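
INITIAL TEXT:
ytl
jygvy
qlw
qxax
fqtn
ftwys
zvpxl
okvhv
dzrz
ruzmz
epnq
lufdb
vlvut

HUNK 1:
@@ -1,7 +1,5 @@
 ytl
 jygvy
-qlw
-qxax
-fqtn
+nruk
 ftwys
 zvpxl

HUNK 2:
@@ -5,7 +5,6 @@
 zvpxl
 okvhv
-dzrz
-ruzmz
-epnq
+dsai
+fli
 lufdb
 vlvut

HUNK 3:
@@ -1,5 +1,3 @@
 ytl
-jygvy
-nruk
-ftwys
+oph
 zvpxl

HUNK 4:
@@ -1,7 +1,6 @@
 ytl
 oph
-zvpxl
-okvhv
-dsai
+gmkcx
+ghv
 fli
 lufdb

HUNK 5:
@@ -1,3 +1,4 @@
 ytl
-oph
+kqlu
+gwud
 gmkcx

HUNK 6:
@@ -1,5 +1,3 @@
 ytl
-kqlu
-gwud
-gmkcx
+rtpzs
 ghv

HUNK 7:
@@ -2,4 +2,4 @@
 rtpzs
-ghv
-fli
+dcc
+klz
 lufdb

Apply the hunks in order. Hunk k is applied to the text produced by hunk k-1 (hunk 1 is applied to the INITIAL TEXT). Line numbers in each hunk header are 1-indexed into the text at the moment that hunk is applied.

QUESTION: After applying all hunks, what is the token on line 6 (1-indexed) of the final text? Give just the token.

Answer: vlvut

Derivation:
Hunk 1: at line 1 remove [qlw,qxax,fqtn] add [nruk] -> 11 lines: ytl jygvy nruk ftwys zvpxl okvhv dzrz ruzmz epnq lufdb vlvut
Hunk 2: at line 5 remove [dzrz,ruzmz,epnq] add [dsai,fli] -> 10 lines: ytl jygvy nruk ftwys zvpxl okvhv dsai fli lufdb vlvut
Hunk 3: at line 1 remove [jygvy,nruk,ftwys] add [oph] -> 8 lines: ytl oph zvpxl okvhv dsai fli lufdb vlvut
Hunk 4: at line 1 remove [zvpxl,okvhv,dsai] add [gmkcx,ghv] -> 7 lines: ytl oph gmkcx ghv fli lufdb vlvut
Hunk 5: at line 1 remove [oph] add [kqlu,gwud] -> 8 lines: ytl kqlu gwud gmkcx ghv fli lufdb vlvut
Hunk 6: at line 1 remove [kqlu,gwud,gmkcx] add [rtpzs] -> 6 lines: ytl rtpzs ghv fli lufdb vlvut
Hunk 7: at line 2 remove [ghv,fli] add [dcc,klz] -> 6 lines: ytl rtpzs dcc klz lufdb vlvut
Final line 6: vlvut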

□ □ □ □

#### [About this task]
An exact reproduction of all the entries above is the expected answer.

#### [Answer section]
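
INITIAL TEXT:
ytl
jygvy
qlw
qxax
fqtn
ftwys
zvpxl
okvhv
dzrz
ruzmz
epnq
lufdb
vlvut

HUNK 1:
@@ -1,7 +1,5 @@
 ytl
 jygvy
-qlw
-qxax
-fqtn
+nruk
 ftwys
 zvpxl

HUNK 2:
@@ -5,7 +5,6 @@
 zvpxl
 okvhv
-dzrz
-ruzmz
-epnq
+dsai
+fli
 lufdb
 vlvut

HUNK 3:
@@ -1,5 +1,3 @@
 ytl
-jygvy
-nruk
-ftwys
+oph
 zvpxl

HUNK 4:
@@ -1,7 +1,6 @@
 ytl
 oph
-zvpxl
-okvhv
-dsai
+gmkcx
+ghv
 fli
 lufdb

HUNK 5:
@@ -1,3 +1,4 @@
 ytl
-oph
+kqlu
+gwud
 gmkcx

HUNK 6:
@@ -1,5 +1,3 @@
 ytl
-kqlu
-gwud
-gmkcx
+rtpzs
 ghv

HUNK 7:
@@ -2,4 +2,4 @@
 rtpzs
-ghv
-fli
+dcc
+klz
 lufdb

Apply the hunks in order. Hunk k is applied to the text produced by hunk k-1 (hunk 1 is applied to the INITIAL TEXT). Line numbers in each hunk header are 1-indexed into the text at the moment that hunk is applied.

QUESTION: After applying all hunks, what is the token on line 6 (1-indexed) of the final text? Give just the token.

Answer: vlvut

Derivation:
Hunk 1: at line 1 remove [qlw,qxax,fqtn] add [nruk] -> 11 lines: ytl jygvy nruk ftwys zvpxl okvhv dzrz ruzmz epnq lufdb vlvut
Hunk 2: at line 5 remove [dzrz,ruzmz,epnq] add [dsai,fli] -> 10 lines: ytl jygvy nruk ftwys zvpxl okvhv dsai fli lufdb vlvut
Hunk 3: at line 1 remove [jygvy,nruk,ftwys] add [oph] -> 8 lines: ytl oph zvpxl okvhv dsai fli lufdb vlvut
Hunk 4: at line 1 remove [zvpxl,okvhv,dsai] add [gmkcx,ghv] -> 7 lines: ytl oph gmkcx ghv fli lufdb vlvut
Hunk 5: at line 1 remove [oph] add [kqlu,gwud] -> 8 lines: ytl kqlu gwud gmkcx ghv fli lufdb vlvut
Hunk 6: at line 1 remove [kqlu,gwud,gmkcx] add [rtpzs] -> 6 lines: ytl rtpzs ghv fli lufdb vlvut
Hunk 7: at line 2 remove [ghv,fli] add [dcc,klz] -> 6 lines: ytl rtpzs dcc klz lufdb vlvut
Final line 6: vlvut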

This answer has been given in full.